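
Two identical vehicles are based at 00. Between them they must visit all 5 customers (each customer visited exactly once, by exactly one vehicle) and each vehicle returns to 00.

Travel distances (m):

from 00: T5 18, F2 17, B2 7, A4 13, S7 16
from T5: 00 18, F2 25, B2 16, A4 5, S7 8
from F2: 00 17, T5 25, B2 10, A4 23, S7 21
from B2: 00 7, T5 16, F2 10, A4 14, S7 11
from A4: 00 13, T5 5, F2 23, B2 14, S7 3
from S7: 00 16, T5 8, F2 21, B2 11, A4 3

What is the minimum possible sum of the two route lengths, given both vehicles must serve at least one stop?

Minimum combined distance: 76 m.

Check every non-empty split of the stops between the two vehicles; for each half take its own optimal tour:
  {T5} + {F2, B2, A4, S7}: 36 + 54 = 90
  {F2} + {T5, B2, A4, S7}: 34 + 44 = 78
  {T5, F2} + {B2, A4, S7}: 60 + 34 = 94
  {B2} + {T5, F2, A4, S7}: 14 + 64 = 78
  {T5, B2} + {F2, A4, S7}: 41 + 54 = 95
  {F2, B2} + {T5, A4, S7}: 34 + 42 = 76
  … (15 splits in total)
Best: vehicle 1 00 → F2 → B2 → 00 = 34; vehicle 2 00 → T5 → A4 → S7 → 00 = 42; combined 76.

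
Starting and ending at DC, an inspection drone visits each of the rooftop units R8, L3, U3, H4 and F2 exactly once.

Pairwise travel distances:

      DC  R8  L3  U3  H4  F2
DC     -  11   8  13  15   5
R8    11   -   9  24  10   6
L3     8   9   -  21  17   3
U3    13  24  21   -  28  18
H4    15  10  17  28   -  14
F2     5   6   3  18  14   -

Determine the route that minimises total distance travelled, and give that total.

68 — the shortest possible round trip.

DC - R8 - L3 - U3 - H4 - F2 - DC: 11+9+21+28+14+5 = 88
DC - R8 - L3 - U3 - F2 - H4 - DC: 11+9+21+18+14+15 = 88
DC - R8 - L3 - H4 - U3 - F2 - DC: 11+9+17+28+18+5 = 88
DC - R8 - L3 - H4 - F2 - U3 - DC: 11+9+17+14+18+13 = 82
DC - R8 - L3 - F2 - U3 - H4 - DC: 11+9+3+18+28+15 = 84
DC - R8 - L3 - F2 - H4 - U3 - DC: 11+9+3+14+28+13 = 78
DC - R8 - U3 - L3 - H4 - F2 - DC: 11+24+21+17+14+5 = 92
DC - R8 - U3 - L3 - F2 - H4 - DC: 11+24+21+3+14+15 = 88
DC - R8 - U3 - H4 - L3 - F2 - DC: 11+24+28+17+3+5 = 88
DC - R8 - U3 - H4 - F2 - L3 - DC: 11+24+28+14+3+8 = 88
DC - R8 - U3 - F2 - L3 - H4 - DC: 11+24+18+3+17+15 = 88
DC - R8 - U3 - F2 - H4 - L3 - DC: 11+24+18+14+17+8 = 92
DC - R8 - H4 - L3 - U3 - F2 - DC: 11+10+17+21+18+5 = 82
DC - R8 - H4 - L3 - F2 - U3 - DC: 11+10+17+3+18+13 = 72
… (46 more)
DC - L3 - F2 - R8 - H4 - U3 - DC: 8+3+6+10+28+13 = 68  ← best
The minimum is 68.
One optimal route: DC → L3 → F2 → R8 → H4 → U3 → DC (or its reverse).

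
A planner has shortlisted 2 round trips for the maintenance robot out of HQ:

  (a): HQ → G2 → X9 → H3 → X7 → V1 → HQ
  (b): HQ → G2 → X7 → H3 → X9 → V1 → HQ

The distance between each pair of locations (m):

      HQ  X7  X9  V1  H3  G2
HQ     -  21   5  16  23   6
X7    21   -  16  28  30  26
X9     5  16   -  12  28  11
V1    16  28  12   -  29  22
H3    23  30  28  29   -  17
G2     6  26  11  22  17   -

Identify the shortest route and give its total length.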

---+---

What is needed: Retype the data exactly as given.

Answer section:
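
Two identical vehicles are based at 00. Between them they must visit all 5 customers (each customer visited exactly once, by exactly one vehicle) and each vehicle returns to 00.

Travel distances (m):

from 00: T5 18, F2 17, B2 7, A4 13, S7 16
from T5: 00 18, F2 25, B2 16, A4 5, S7 8
from F2: 00 17, T5 25, B2 10, A4 23, S7 21
from B2: 00 7, T5 16, F2 10, A4 14, S7 11
from A4: 00 13, T5 5, F2 23, B2 14, S7 3
from S7: 00 16, T5 8, F2 21, B2 11, A4 3

What is the minimum possible sum of the two route lengths, given both vehicles must serve at least one stop?

Minimum combined distance: 76 m.

Check every non-empty split of the stops between the two vehicles; for each half take its own optimal tour:
  {T5} + {F2, B2, A4, S7}: 36 + 54 = 90
  {F2} + {T5, B2, A4, S7}: 34 + 44 = 78
  {T5, F2} + {B2, A4, S7}: 60 + 34 = 94
  {B2} + {T5, F2, A4, S7}: 14 + 64 = 78
  {T5, B2} + {F2, A4, S7}: 41 + 54 = 95
  {F2, B2} + {T5, A4, S7}: 34 + 42 = 76
  … (15 splits in total)
Best: vehicle 1 00 → F2 → B2 → 00 = 34; vehicle 2 00 → T5 → A4 → S7 → 00 = 42; combined 76.

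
Starting and ending at DC, an inspection drone visits each of the rooftop units R8, L3, U3, H4 and F2 exactly once.

Pairwise travel distances:

      DC  R8  L3  U3  H4  F2
DC     -  11   8  13  15   5
R8    11   -   9  24  10   6
L3     8   9   -  21  17   3
U3    13  24  21   -  28  18
H4    15  10  17  28   -  14
F2     5   6   3  18  14   -

Determine the route that minimises total distance travelled, and give that total.

68 — the shortest possible round trip.

DC - R8 - L3 - U3 - H4 - F2 - DC: 11+9+21+28+14+5 = 88
DC - R8 - L3 - U3 - F2 - H4 - DC: 11+9+21+18+14+15 = 88
DC - R8 - L3 - H4 - U3 - F2 - DC: 11+9+17+28+18+5 = 88
DC - R8 - L3 - H4 - F2 - U3 - DC: 11+9+17+14+18+13 = 82
DC - R8 - L3 - F2 - U3 - H4 - DC: 11+9+3+18+28+15 = 84
DC - R8 - L3 - F2 - H4 - U3 - DC: 11+9+3+14+28+13 = 78
DC - R8 - U3 - L3 - H4 - F2 - DC: 11+24+21+17+14+5 = 92
DC - R8 - U3 - L3 - F2 - H4 - DC: 11+24+21+3+14+15 = 88
DC - R8 - U3 - H4 - L3 - F2 - DC: 11+24+28+17+3+5 = 88
DC - R8 - U3 - H4 - F2 - L3 - DC: 11+24+28+14+3+8 = 88
DC - R8 - U3 - F2 - L3 - H4 - DC: 11+24+18+3+17+15 = 88
DC - R8 - U3 - F2 - H4 - L3 - DC: 11+24+18+14+17+8 = 92
DC - R8 - H4 - L3 - U3 - F2 - DC: 11+10+17+21+18+5 = 82
DC - R8 - H4 - L3 - F2 - U3 - DC: 11+10+17+3+18+13 = 72
… (46 more)
DC - L3 - F2 - R8 - H4 - U3 - DC: 8+3+6+10+28+13 = 68  ← best
The minimum is 68.
One optimal route: DC → L3 → F2 → R8 → H4 → U3 → DC (or its reverse).

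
A planner has shortlisted 2 round trips for the maintenance robot out of HQ:

  (a): HQ → G2 → X9 → H3 → X7 → V1 → HQ
  (b): HQ → G2 → X7 → H3 → X9 → V1 → HQ

The distance between each pair of locations (m):

      HQ  X7  X9  V1  H3  G2
HQ     -  21   5  16  23   6
X7    21   -  16  28  30  26
X9     5  16   -  12  28  11
V1    16  28  12   -  29  22
H3    23  30  28  29   -  17
G2     6  26  11  22  17   -

Identify the shortest route and give its total length.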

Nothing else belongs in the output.